_What to work on_
Please write out every entry below, word for word.

_Task inputs_
--- --- ---

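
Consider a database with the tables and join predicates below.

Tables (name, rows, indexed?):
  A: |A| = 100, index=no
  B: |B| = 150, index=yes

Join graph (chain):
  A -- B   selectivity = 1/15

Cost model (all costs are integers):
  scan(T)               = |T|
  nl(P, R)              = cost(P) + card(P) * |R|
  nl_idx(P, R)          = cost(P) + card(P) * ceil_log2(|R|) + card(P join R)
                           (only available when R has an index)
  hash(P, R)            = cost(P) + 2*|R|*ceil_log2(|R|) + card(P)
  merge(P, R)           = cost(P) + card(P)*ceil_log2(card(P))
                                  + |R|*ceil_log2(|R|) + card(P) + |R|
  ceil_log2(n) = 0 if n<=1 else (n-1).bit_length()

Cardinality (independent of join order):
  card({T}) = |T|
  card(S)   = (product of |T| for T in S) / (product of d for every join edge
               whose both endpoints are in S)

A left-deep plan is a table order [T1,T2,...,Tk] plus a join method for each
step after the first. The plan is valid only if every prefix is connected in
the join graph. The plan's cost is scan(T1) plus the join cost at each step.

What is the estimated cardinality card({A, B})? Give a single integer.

Tables in S: A(100), B(150)
Edges inside S: A-B(d=15)
numerator = 100 * 150 = 15000
denominator = 15 = 15
card(S) = 15000 / 15 = 1000

1000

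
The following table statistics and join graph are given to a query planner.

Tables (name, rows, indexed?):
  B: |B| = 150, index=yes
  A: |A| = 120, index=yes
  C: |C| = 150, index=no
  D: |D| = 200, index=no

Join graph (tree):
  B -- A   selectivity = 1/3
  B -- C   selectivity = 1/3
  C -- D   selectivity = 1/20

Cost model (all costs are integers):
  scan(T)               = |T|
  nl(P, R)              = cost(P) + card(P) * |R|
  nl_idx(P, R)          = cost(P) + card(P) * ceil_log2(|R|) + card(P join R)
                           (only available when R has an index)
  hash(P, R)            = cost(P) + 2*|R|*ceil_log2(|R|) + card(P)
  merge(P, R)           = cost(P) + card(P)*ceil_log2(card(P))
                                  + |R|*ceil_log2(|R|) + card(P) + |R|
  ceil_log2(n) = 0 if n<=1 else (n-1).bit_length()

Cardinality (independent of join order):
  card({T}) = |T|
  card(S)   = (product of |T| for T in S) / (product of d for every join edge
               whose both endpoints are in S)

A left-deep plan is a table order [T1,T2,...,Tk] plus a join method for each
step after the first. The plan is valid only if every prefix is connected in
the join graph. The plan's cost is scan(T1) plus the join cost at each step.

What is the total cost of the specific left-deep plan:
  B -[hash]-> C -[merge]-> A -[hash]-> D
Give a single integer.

411860

step 1: scan B: cost=150, card=150
step 2: join C via hash
    card(P join C) = 150*150/(3) = 7500
    cost = 150 + 2*150*8 + 150 = 2700
step 3: join A via merge
    card(P join A) = 7500*120/(3) = 300000
    cost = 2700 + 7500*13 + 120*7 + 7500 + 120 = 108660
step 4: join D via hash
    card(P join D) = 300000*200/(20) = 3000000
    cost = 108660 + 2*200*8 + 300000 = 411860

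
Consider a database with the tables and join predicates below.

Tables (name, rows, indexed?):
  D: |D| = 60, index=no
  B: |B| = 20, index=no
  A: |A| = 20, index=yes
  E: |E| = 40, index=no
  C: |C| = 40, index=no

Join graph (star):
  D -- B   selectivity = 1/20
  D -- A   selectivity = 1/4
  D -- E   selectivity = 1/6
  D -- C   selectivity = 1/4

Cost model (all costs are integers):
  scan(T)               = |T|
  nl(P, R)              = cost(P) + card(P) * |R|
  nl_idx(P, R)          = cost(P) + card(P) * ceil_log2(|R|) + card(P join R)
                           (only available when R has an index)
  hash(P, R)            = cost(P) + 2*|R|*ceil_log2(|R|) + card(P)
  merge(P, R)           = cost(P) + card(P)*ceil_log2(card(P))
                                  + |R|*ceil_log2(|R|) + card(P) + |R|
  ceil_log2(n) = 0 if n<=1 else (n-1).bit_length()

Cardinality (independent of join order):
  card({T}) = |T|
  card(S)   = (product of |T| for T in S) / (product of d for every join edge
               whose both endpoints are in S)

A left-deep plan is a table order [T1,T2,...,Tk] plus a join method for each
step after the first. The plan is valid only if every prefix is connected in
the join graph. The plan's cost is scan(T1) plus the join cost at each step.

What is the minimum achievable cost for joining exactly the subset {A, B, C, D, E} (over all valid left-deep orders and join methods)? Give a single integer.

Selinger DP over subsets of {A,B,C,D,E}:
  {D}: scan cost=60, card=60
  {B}: scan cost=20, card=20
  {A}: scan cost=20, card=20
  {E}: scan cost=40, card=40
  {C}: scan cost=40, card=40
  {BD}: card=60; try (B,hash)→320, (D,merge)→560, (B,merge)→600, (D,hash)→760, (D,nl)→1220, (B,nl)→1260; best=320 via (B,hash)
  {AD}: card=300; try (A,hash)→320, (D,merge)→560, (A,merge)→600, (A,nl_idx)→660, (D,hash)→760, (D,nl)→1220 …(+1); best=320 via (A,hash)
  {DE}: card=400; try (E,hash)→600, (D,merge)→740, (E,merge)→760, (D,hash)→800, (D,nl)→2440, (E,nl)→2460; best=600 via (E,hash)
  {CD}: card=600; try (C,hash)→600, (D,merge)→740, (C,merge)→760, (D,hash)→800, (D,nl)→2440, (C,nl)→2460; best=600 via (C,hash)
  {ABD}: card=300; try (A,hash)→580, (B,hash)→820, (A,merge)→860, (A,nl_idx)→920, (A,nl)→1520, (B,merge)→3440 …(+1); best=580 via (A,hash)
  {BDE}: card=400; try (E,hash)→860, (E,merge)→1020, (B,hash)→1200, (E,nl)→2720, (B,merge)→4720, (B,nl)→8600; best=860 via (E,hash)
  {BCD}: card=600; try (C,hash)→860, (C,merge)→1020, (B,hash)→1400, (C,nl)→2720, (B,merge)→7320, (B,nl)→12600; best=860 via (C,hash)
  {ADE}: card=2000; try (E,hash)→1100, (A,hash)→1200, (E,merge)→3600, (A,nl_idx)→4600, (A,merge)→4720, (A,nl)→8600 …(+1); best=1100 via (E,hash)
  {ACD}: card=3000; try (C,hash)→1100, (A,hash)→1400, (C,merge)→3600, (A,nl_idx)→6600, (A,merge)→7320, (C,nl)→12320 …(+1); best=1100 via (C,hash)
  {CDE}: card=4000; try (C,hash)→1480, (E,hash)→1680, (C,merge)→4880, (E,merge)→7480, (C,nl)→16600, (E,nl)→24600; best=1480 via (C,hash)
  {ABDE}: card=2000; try (E,hash)→1360, (A,hash)→1460, (B,hash)→3300, (E,merge)→3860, (A,nl_idx)→4860, (A,merge)→4980 …(+4); best=1360 via (E,hash)
  {ABCD}: card=3000; try (C,hash)→1360, (A,hash)→1660, (C,merge)→3860, (B,hash)→4300, (A,nl_idx)→6860, (A,merge)→7580 …(+4); best=1360 via (C,hash)
  {BCDE}: card=4000; try (C,hash)→1740, (E,hash)→1940, (C,merge)→5140, (B,hash)→5680, (E,merge)→7740, (C,nl)→16860 …(+3); best=1740 via (C,hash)
  {ACDE}: card=20000; try (C,hash)→3580, (E,hash)→4580, (A,hash)→5680, (C,merge)→25380, (E,merge)→40380, (A,nl_idx)→41480 …(+4); best=3580 via (C,hash)
  {ABCDE}: card=20000; try (C,hash)→3840, (E,hash)→4840, (A,hash)→5940, (B,hash)→23780, (C,merge)→25640, (E,merge)→40640 …(+7); best=3840 via (C,hash)

3840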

--- --- ---

_Exercise solution_
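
Consider a database with the tables and join predicates below.

Tables (name, rows, indexed?):
  A: |A| = 100, index=no
  B: |B| = 150, index=yes

Join graph (chain):
  A -- B   selectivity = 1/15

Cost model (all costs are integers):
  scan(T)               = |T|
  nl(P, R)              = cost(P) + card(P) * |R|
  nl_idx(P, R)          = cost(P) + card(P) * ceil_log2(|R|) + card(P join R)
                           (only available when R has an index)
  hash(P, R)            = cost(P) + 2*|R|*ceil_log2(|R|) + card(P)
  merge(P, R)           = cost(P) + card(P)*ceil_log2(card(P))
                                  + |R|*ceil_log2(|R|) + card(P) + |R|
  ceil_log2(n) = 0 if n<=1 else (n-1).bit_length()

Cardinality (independent of join order):
  card({T}) = |T|
  card(S)   = (product of |T| for T in S) / (product of d for every join edge
               whose both endpoints are in S)

A left-deep plan is a table order [T1,T2,...,Tk] plus a join method for each
step after the first. The plan is valid only if every prefix is connected in
the join graph. The plan's cost is scan(T1) plus the join cost at each step.

What is the estimated cardinality card({A, B})? Give a single integer.

Tables in S: A(100), B(150)
Edges inside S: A-B(d=15)
numerator = 100 * 150 = 15000
denominator = 15 = 15
card(S) = 15000 / 15 = 1000

1000

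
The following table statistics and join graph are given to a query planner.

Tables (name, rows, indexed?):
  B: |B| = 150, index=yes
  A: |A| = 120, index=yes
  C: |C| = 150, index=no
  D: |D| = 200, index=no

Join graph (tree):
  B -- A   selectivity = 1/3
  B -- C   selectivity = 1/3
  C -- D   selectivity = 1/20

Cost model (all costs are integers):
  scan(T)               = |T|
  nl(P, R)              = cost(P) + card(P) * |R|
  nl_idx(P, R)          = cost(P) + card(P) * ceil_log2(|R|) + card(P join R)
                           (only available when R has an index)
  hash(P, R)            = cost(P) + 2*|R|*ceil_log2(|R|) + card(P)
  merge(P, R)           = cost(P) + card(P)*ceil_log2(card(P))
                                  + |R|*ceil_log2(|R|) + card(P) + |R|
  ceil_log2(n) = 0 if n<=1 else (n-1).bit_length()

Cardinality (independent of join order):
  card({T}) = |T|
  card(S)   = (product of |T| for T in S) / (product of d for every join edge
               whose both endpoints are in S)

A left-deep plan is a table order [T1,T2,...,Tk] plus a join method for each
step after the first. The plan is valid only if every prefix is connected in
the join graph. The plan's cost is scan(T1) plus the join cost at each step.

What is the total cost of the specific left-deep plan:
  B -[hash]-> C -[merge]-> A -[hash]-> D
Give a single integer.

411860

step 1: scan B: cost=150, card=150
step 2: join C via hash
    card(P join C) = 150*150/(3) = 7500
    cost = 150 + 2*150*8 + 150 = 2700
step 3: join A via merge
    card(P join A) = 7500*120/(3) = 300000
    cost = 2700 + 7500*13 + 120*7 + 7500 + 120 = 108660
step 4: join D via hash
    card(P join D) = 300000*200/(20) = 3000000
    cost = 108660 + 2*200*8 + 300000 = 411860

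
Consider a database with the tables and join predicates below.

Tables (name, rows, indexed?):
  D: |D| = 60, index=no
  B: |B| = 20, index=no
  A: |A| = 20, index=yes
  E: |E| = 40, index=no
  C: |C| = 40, index=no

Join graph (star):
  D -- B   selectivity = 1/20
  D -- A   selectivity = 1/4
  D -- E   selectivity = 1/6
  D -- C   selectivity = 1/4

Cost model (all costs are integers):
  scan(T)               = |T|
  nl(P, R)              = cost(P) + card(P) * |R|
  nl_idx(P, R)          = cost(P) + card(P) * ceil_log2(|R|) + card(P join R)
                           (only available when R has an index)
  hash(P, R)            = cost(P) + 2*|R|*ceil_log2(|R|) + card(P)
  merge(P, R)           = cost(P) + card(P)*ceil_log2(card(P))
                                  + |R|*ceil_log2(|R|) + card(P) + |R|
  ceil_log2(n) = 0 if n<=1 else (n-1).bit_length()

Cardinality (independent of join order):
  card({T}) = |T|
  card(S)   = (product of |T| for T in S) / (product of d for every join edge
               whose both endpoints are in S)

A left-deep plan is a table order [T1,T2,...,Tk] plus a join method for each
step after the first. The plan is valid only if every prefix is connected in
the join graph. The plan's cost is scan(T1) plus the join cost at each step.

What is the minimum achievable cost for joining exactly the subset {A, B, C, D, E} (over all valid left-deep orders and join methods)? Give a single integer.

Selinger DP over subsets of {A,B,C,D,E}:
  {D}: scan cost=60, card=60
  {B}: scan cost=20, card=20
  {A}: scan cost=20, card=20
  {E}: scan cost=40, card=40
  {C}: scan cost=40, card=40
  {BD}: card=60; try (B,hash)→320, (D,merge)→560, (B,merge)→600, (D,hash)→760, (D,nl)→1220, (B,nl)→1260; best=320 via (B,hash)
  {AD}: card=300; try (A,hash)→320, (D,merge)→560, (A,merge)→600, (A,nl_idx)→660, (D,hash)→760, (D,nl)→1220 …(+1); best=320 via (A,hash)
  {DE}: card=400; try (E,hash)→600, (D,merge)→740, (E,merge)→760, (D,hash)→800, (D,nl)→2440, (E,nl)→2460; best=600 via (E,hash)
  {CD}: card=600; try (C,hash)→600, (D,merge)→740, (C,merge)→760, (D,hash)→800, (D,nl)→2440, (C,nl)→2460; best=600 via (C,hash)
  {ABD}: card=300; try (A,hash)→580, (B,hash)→820, (A,merge)→860, (A,nl_idx)→920, (A,nl)→1520, (B,merge)→3440 …(+1); best=580 via (A,hash)
  {BDE}: card=400; try (E,hash)→860, (E,merge)→1020, (B,hash)→1200, (E,nl)→2720, (B,merge)→4720, (B,nl)→8600; best=860 via (E,hash)
  {BCD}: card=600; try (C,hash)→860, (C,merge)→1020, (B,hash)→1400, (C,nl)→2720, (B,merge)→7320, (B,nl)→12600; best=860 via (C,hash)
  {ADE}: card=2000; try (E,hash)→1100, (A,hash)→1200, (E,merge)→3600, (A,nl_idx)→4600, (A,merge)→4720, (A,nl)→8600 …(+1); best=1100 via (E,hash)
  {ACD}: card=3000; try (C,hash)→1100, (A,hash)→1400, (C,merge)→3600, (A,nl_idx)→6600, (A,merge)→7320, (C,nl)→12320 …(+1); best=1100 via (C,hash)
  {CDE}: card=4000; try (C,hash)→1480, (E,hash)→1680, (C,merge)→4880, (E,merge)→7480, (C,nl)→16600, (E,nl)→24600; best=1480 via (C,hash)
  {ABDE}: card=2000; try (E,hash)→1360, (A,hash)→1460, (B,hash)→3300, (E,merge)→3860, (A,nl_idx)→4860, (A,merge)→4980 …(+4); best=1360 via (E,hash)
  {ABCD}: card=3000; try (C,hash)→1360, (A,hash)→1660, (C,merge)→3860, (B,hash)→4300, (A,nl_idx)→6860, (A,merge)→7580 …(+4); best=1360 via (C,hash)
  {BCDE}: card=4000; try (C,hash)→1740, (E,hash)→1940, (C,merge)→5140, (B,hash)→5680, (E,merge)→7740, (C,nl)→16860 …(+3); best=1740 via (C,hash)
  {ACDE}: card=20000; try (C,hash)→3580, (E,hash)→4580, (A,hash)→5680, (C,merge)→25380, (E,merge)→40380, (A,nl_idx)→41480 …(+4); best=3580 via (C,hash)
  {ABCDE}: card=20000; try (C,hash)→3840, (E,hash)→4840, (A,hash)→5940, (B,hash)→23780, (C,merge)→25640, (E,merge)→40640 …(+7); best=3840 via (C,hash)

3840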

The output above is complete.